## Directions for this task
Take each line of the entries below that contains "includes" and copy it.

Stored data
────

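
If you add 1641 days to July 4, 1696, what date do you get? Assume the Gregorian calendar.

+365 (one year) → Jul 4, 1697 (1276 left).
+365 (one year) → Jul 4, 1698 (911 left).
+365 (one year) → Jul 4, 1699 (546 left).
+365 (one year) → Jul 4, 1700 (181 left).
Jul has 31 days: +28 → Aug 1, 1700 (153 left).
Aug has 31 days: +31 → Sep 1, 1700 (122 left).
Sep has 30 days: +30 → Oct 1, 1700 (92 left).
Oct has 31 days: +31 → Nov 1, 1700 (61 left).
Nov has 30 days: +30 → Dec 1, 1700 (31 left).
Dec has 31 days: +31 → Jan 1, 1701 (0 left).

January 1, 1701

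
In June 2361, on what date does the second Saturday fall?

June 10, 2361

June 1, 2361 is a Thursday.
The first Saturday is therefore June 3 (2 days later).
The second Saturday is 3 + 1×7 = June 10.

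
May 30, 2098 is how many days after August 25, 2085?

Aug 25, 2085 → Aug 25, 2086: 365 days.
Aug 25, 2086 → Aug 25, 2087: 365 days.
Aug 25, 2087 → Aug 25, 2088: 366 days (Feb 29, 2088 is in that span).
Aug 25, 2088 → Aug 25, 2089: 365 days.
Aug 25, 2089 → Aug 25, 2090: 365 days.
Aug 25, 2090 → Aug 25, 2091: 365 days.
Aug 25, 2091 → Aug 25, 2092: 366 days (Feb 29, 2092 is in that span).
Aug 25, 2092 → Aug 25, 2093: 365 days.
Aug 25, 2093 → Aug 25, 2094: 365 days.
Aug 25, 2094 → Aug 25, 2095: 365 days.
Aug 25, 2095 → Aug 25, 2096: 366 days (Feb 29, 2096 is in that span).
Aug 25, 2096 → Aug 25, 2097: 365 days.
Aug 25, 2097 → Sep 25, 2097: 31 days (August has 31).
Sep 25, 2097 → Oct 25, 2097: 30 days (September has 30).
Oct 25, 2097 → Nov 25, 2097: 31 days (October has 31).
Nov 25, 2097 → Dec 25, 2097: 30 days (November has 30).
Dec 25, 2097 → Jan 25, 2098: 31 days (December has 31).
Jan 25, 2098 → Feb 25, 2098: 31 days (January has 31).
Feb 25, 2098 → Mar 25, 2098: 28 days (February has 28).
Mar 25, 2098 → Apr 25, 2098: 31 days (March has 31).
Apr 25, 2098 → May 25, 2098: 30 days (April has 30).
May 25, 2098 → May 30, 2098: 5 days.
Total: 4661 days.

4661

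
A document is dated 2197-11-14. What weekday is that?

Tuesday

Doomsday rule: the anchor day for the 2100s is Sunday. For year 97: 97÷12 = 8 r 1, and 1÷4 = 0, so 8+1+0 = 9.
Sunday + 9 ≡ Tuesday — that's 2197's doomsday.
In November the doomsday date is Nov 7.
Nov 14 is 7 days after Nov 7; 7 mod 7 = 0, so Tuesday + 0 = Tuesday.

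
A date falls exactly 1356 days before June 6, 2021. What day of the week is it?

Tuesday

Jun 6, 2021 is a Sunday.
1356 mod 7 = 5, so 1356 days before a Sunday is Sunday − 5 = Tuesday.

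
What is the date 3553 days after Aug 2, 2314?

+365 (one year) → Aug 2, 2315 (3188 left).
+366 (one year; includes Feb 29, 2316) → Aug 2, 2316 (2822 left).
+365 (one year) → Aug 2, 2317 (2457 left).
+365 (one year) → Aug 2, 2318 (2092 left).
+365 (one year) → Aug 2, 2319 (1727 left).
+366 (one year; includes Feb 29, 2320) → Aug 2, 2320 (1361 left).
+365 (one year) → Aug 2, 2321 (996 left).
+365 (one year) → Aug 2, 2322 (631 left).
+365 (one year) → Aug 2, 2323 (266 left).
Aug has 31 days: +30 → Sep 1, 2323 (236 left).
Sep has 30 days: +30 → Oct 1, 2323 (206 left).
Oct has 31 days: +31 → Nov 1, 2323 (175 left).
Nov has 30 days: +30 → Dec 1, 2323 (145 left).
Dec has 31 days: +31 → Jan 1, 2324 (114 left).
Jan has 31 days: +31 → Feb 1, 2324 (83 left).
Feb has 29 days: +29 → Mar 1, 2324 (54 left).
Mar has 31 days: +31 → Apr 1, 2324 (23 left).
+23 → Apr 24, 2324.

April 24, 2324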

────

## Output for this exercise
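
+366 (one year; includes Feb 29, 2316) → Aug 2, 2316 (2822 left).
+366 (one year; includes Feb 29, 2320) → Aug 2, 2320 (1361 left).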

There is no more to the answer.